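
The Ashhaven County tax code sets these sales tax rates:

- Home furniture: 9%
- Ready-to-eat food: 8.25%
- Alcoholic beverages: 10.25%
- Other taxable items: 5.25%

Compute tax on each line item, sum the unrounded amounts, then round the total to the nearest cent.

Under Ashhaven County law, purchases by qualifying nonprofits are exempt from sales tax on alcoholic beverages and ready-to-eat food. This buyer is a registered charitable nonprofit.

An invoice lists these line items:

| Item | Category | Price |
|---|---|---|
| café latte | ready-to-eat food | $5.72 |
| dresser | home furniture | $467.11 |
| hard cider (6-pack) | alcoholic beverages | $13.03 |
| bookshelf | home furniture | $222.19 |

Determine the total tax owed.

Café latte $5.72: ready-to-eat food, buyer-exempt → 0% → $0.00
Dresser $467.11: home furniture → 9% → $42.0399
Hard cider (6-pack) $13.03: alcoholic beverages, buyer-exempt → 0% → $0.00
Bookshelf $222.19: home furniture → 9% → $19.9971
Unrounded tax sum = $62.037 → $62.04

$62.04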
____
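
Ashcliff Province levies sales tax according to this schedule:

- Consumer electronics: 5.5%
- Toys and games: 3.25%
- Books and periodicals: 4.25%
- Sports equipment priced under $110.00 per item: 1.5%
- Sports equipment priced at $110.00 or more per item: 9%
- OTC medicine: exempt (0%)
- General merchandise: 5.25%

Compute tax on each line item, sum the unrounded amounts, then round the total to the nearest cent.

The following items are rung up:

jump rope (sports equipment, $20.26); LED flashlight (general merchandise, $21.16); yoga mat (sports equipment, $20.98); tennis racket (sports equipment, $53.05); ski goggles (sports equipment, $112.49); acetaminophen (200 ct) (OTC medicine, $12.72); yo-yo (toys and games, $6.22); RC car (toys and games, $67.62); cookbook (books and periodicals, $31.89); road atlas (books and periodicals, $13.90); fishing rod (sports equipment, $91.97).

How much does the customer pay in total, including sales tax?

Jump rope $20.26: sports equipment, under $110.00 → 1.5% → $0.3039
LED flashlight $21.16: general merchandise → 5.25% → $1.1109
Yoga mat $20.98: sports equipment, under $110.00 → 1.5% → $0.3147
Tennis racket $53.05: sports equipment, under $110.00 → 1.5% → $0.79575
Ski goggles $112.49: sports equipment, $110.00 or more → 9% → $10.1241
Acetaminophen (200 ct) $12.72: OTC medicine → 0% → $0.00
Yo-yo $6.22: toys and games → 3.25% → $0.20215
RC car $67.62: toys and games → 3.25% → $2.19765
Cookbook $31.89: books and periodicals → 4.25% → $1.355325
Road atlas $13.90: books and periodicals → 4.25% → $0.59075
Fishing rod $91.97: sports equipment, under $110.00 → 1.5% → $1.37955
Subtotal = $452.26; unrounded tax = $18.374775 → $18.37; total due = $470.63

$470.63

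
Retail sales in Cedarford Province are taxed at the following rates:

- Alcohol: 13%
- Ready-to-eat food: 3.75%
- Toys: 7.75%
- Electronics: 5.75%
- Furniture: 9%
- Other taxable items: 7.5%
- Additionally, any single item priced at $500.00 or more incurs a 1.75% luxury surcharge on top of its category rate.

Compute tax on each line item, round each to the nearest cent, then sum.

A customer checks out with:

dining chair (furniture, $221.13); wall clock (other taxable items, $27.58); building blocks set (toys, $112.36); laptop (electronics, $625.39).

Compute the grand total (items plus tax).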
____
Prompt:
Please output exactly the lines between the one holding "jump rope (sports" and the one holding "Compute the grand total (items plus tax)." in the records above, inclusive, and nothing more.

Reply to the exercise:
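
jump rope (sports equipment, $20.26); LED flashlight (general merchandise, $21.16); yoga mat (sports equipment, $20.98); tennis racket (sports equipment, $53.05); ski goggles (sports equipment, $112.49); acetaminophen (200 ct) (OTC medicine, $12.72); yo-yo (toys and games, $6.22); RC car (toys and games, $67.62); cookbook (books and periodicals, $31.89); road atlas (books and periodicals, $13.90); fishing rod (sports equipment, $91.97).

How much does the customer pay in total, including sales tax?

Jump rope $20.26: sports equipment, under $110.00 → 1.5% → $0.3039
LED flashlight $21.16: general merchandise → 5.25% → $1.1109
Yoga mat $20.98: sports equipment, under $110.00 → 1.5% → $0.3147
Tennis racket $53.05: sports equipment, under $110.00 → 1.5% → $0.79575
Ski goggles $112.49: sports equipment, $110.00 or more → 9% → $10.1241
Acetaminophen (200 ct) $12.72: OTC medicine → 0% → $0.00
Yo-yo $6.22: toys and games → 3.25% → $0.20215
RC car $67.62: toys and games → 3.25% → $2.19765
Cookbook $31.89: books and periodicals → 4.25% → $1.355325
Road atlas $13.90: books and periodicals → 4.25% → $0.59075
Fishing rod $91.97: sports equipment, under $110.00 → 1.5% → $1.37955
Subtotal = $452.26; unrounded tax = $18.374775 → $18.37; total due = $470.63

$470.63

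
Retail sales in Cedarford Province are taxed at the following rates:

- Alcohol: 13%
- Ready-to-eat food: 3.75%
- Toys: 7.75%
- Electronics: 5.75%
- Furniture: 9%
- Other taxable items: 7.5%
- Additionally, any single item priced at $500.00 or more incurs a 1.75% luxury surcharge on top of its category rate.

Compute tax on each line item, round each to the nearest cent, then sum.

A customer checks out with:

dining chair (furniture, $221.13); wall clock (other taxable items, $27.58); building blocks set (toys, $112.36); laptop (electronics, $625.39).

Compute the grand total (items plus tax).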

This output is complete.